Entries provided.
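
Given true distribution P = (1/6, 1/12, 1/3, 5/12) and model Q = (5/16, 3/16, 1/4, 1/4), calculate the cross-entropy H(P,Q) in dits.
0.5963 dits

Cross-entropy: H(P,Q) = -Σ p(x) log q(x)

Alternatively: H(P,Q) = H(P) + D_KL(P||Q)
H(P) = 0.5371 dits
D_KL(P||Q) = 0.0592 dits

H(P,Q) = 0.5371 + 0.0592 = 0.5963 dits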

...

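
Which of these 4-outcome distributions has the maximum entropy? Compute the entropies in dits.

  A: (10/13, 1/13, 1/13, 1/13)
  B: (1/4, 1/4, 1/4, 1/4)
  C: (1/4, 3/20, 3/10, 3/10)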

What you have to do. Everything from the line with "Which of these" through the line with "C: (1/4, 3/20, 3/10, 3/10)" in the listing above must be retyped exactly, with nothing added.

Task solution.
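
Which of these 4-outcome distributions has the maximum entropy? Compute the entropies in dits.

  A: (10/13, 1/13, 1/13, 1/13)
  B: (1/4, 1/4, 1/4, 1/4)
  C: (1/4, 3/20, 3/10, 3/10)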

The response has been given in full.